Problem statement
Write the entries below out again without a single difference.

··· Provided entries

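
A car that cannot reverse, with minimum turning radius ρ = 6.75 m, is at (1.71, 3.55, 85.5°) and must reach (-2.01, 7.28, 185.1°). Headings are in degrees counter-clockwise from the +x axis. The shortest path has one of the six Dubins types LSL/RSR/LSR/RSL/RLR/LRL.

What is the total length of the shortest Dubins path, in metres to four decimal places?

Let ψ = atan2(Δy, Δx) = atan2(3.73, -3.72) = 134.9231° be the start→goal bearing.
Normalize: d = |goal − start| / ρ = 5.267950/6.75 = 0.780437, α = (θ_start − ψ) mod 360° = 310.5769° = 5.420590 rad, β = (θ_goal − ψ) mod 360° = 50.1769° = 0.875752 rad.
Common terms: sin α = -0.759534, cos α = 0.650468, sin β = 0.768025, cos β = 0.640419, cos(α−β) = -0.166769, d² = 0.609082. Work in radians in the unit-radius frame; every candidate has L = ρ·(t + p + q).
LSL: p² = 2 + d² − 2cos(α−β) + 2d(sin α − sin β) = 0.558292; p = √p² = 0.747190; φ = atan2(cos β − cos α, d + sin α − sin β) = -3.128143 rad; t = (φ − α) mod 2π = 4.017638 rad, q = (β − φ) mod 2π = 4.003896 rad → L = 6.75·(4.017638 + 0.747190 + 4.003896) = 6.75·8.768723 = 59.188879 m
RSR: p² = 2 + d² − 2cos(α−β) + 2d(sin β − sin α) = 5.326947; p = √p² = 2.308018; φ = atan2(cos α − cos β, d − sin α + sin β) = 0.004354 rad; t = (α − φ) mod 2π = 5.416236 rad, q = (φ − β) mod 2π = 5.411787 rad → L = 6.75·(5.416236 + 2.308018 + 5.411787) = 6.75·13.136041 = 88.668274 m
LSR: p² = d² − 2 + 2cos(α−β) + 2d(sin α + sin β) = -1.711201 < 0 → infeasible
RSL: p² = d² − 2 + 2cos(α−β) − 2d(sin α + sin β) = -1.737710 < 0 → infeasible
RLR: c = (6 − d² + 2cos(α−β) + 2d(sin α − sin β))/8 = 0.334132; p = 2π − arccos c = 5.053073 rad; φ = atan2(cos α − cos β, d − sin α + sin β) = 0.004354 rad; t = (α − φ + p/2) mod 2π = 1.659587 rad, q = (α − β − t + p) mod 2π = 1.655138 rad → L = 6.75·(1.659587 + 5.053073 + 1.655138) = 6.75·8.367798 = 56.482634 m
LRL: c = (6 − d² + 2cos(α−β) − 2d(sin α − sin β))/8 = 0.930213; p = 2π − arccos c = 5.907383 rad; φ = atan2(cos β − cos α, d + sin α − sin β) = -3.128143 rad; t = (φ − α + p/2) mod 2π = 0.688144 rad, q = (β − α − t + p) mod 2π = 0.674402 rad → L = 6.75·(0.688144 + 5.907383 + 0.674402) = 6.75·7.269929 = 49.072019 m
Shortest: LRL with L = 49.072019 m ≈ 49.0720 m

49.0720 m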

······

Task response
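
A car that cannot reverse, with minimum turning radius ρ = 6.75 m, is at (1.71, 3.55, 85.5°) and must reach (-2.01, 7.28, 185.1°). Headings are in degrees counter-clockwise from the +x axis. The shortest path has one of the six Dubins types LSL/RSR/LSR/RSL/RLR/LRL.

What is the total length of the shortest Dubins path, in metres to four decimal places?

Let ψ = atan2(Δy, Δx) = atan2(3.73, -3.72) = 134.9231° be the start→goal bearing.
Normalize: d = |goal − start| / ρ = 5.267950/6.75 = 0.780437, α = (θ_start − ψ) mod 360° = 310.5769° = 5.420590 rad, β = (θ_goal − ψ) mod 360° = 50.1769° = 0.875752 rad.
Common terms: sin α = -0.759534, cos α = 0.650468, sin β = 0.768025, cos β = 0.640419, cos(α−β) = -0.166769, d² = 0.609082. Work in radians in the unit-radius frame; every candidate has L = ρ·(t + p + q).
LSL: p² = 2 + d² − 2cos(α−β) + 2d(sin α − sin β) = 0.558292; p = √p² = 0.747190; φ = atan2(cos β − cos α, d + sin α − sin β) = -3.128143 rad; t = (φ − α) mod 2π = 4.017638 rad, q = (β − φ) mod 2π = 4.003896 rad → L = 6.75·(4.017638 + 0.747190 + 4.003896) = 6.75·8.768723 = 59.188879 m
RSR: p² = 2 + d² − 2cos(α−β) + 2d(sin β − sin α) = 5.326947; p = √p² = 2.308018; φ = atan2(cos α − cos β, d − sin α + sin β) = 0.004354 rad; t = (α − φ) mod 2π = 5.416236 rad, q = (φ − β) mod 2π = 5.411787 rad → L = 6.75·(5.416236 + 2.308018 + 5.411787) = 6.75·13.136041 = 88.668274 m
LSR: p² = d² − 2 + 2cos(α−β) + 2d(sin α + sin β) = -1.711201 < 0 → infeasible
RSL: p² = d² − 2 + 2cos(α−β) − 2d(sin α + sin β) = -1.737710 < 0 → infeasible
RLR: c = (6 − d² + 2cos(α−β) + 2d(sin α − sin β))/8 = 0.334132; p = 2π − arccos c = 5.053073 rad; φ = atan2(cos α − cos β, d − sin α + sin β) = 0.004354 rad; t = (α − φ + p/2) mod 2π = 1.659587 rad, q = (α − β − t + p) mod 2π = 1.655138 rad → L = 6.75·(1.659587 + 5.053073 + 1.655138) = 6.75·8.367798 = 56.482634 m
LRL: c = (6 − d² + 2cos(α−β) − 2d(sin α − sin β))/8 = 0.930213; p = 2π − arccos c = 5.907383 rad; φ = atan2(cos β − cos α, d + sin α − sin β) = -3.128143 rad; t = (φ − α + p/2) mod 2π = 0.688144 rad, q = (β − α − t + p) mod 2π = 0.674402 rad → L = 6.75·(0.688144 + 5.907383 + 0.674402) = 6.75·7.269929 = 49.072019 m
Shortest: LRL with L = 49.072019 m ≈ 49.0720 m

49.0720 m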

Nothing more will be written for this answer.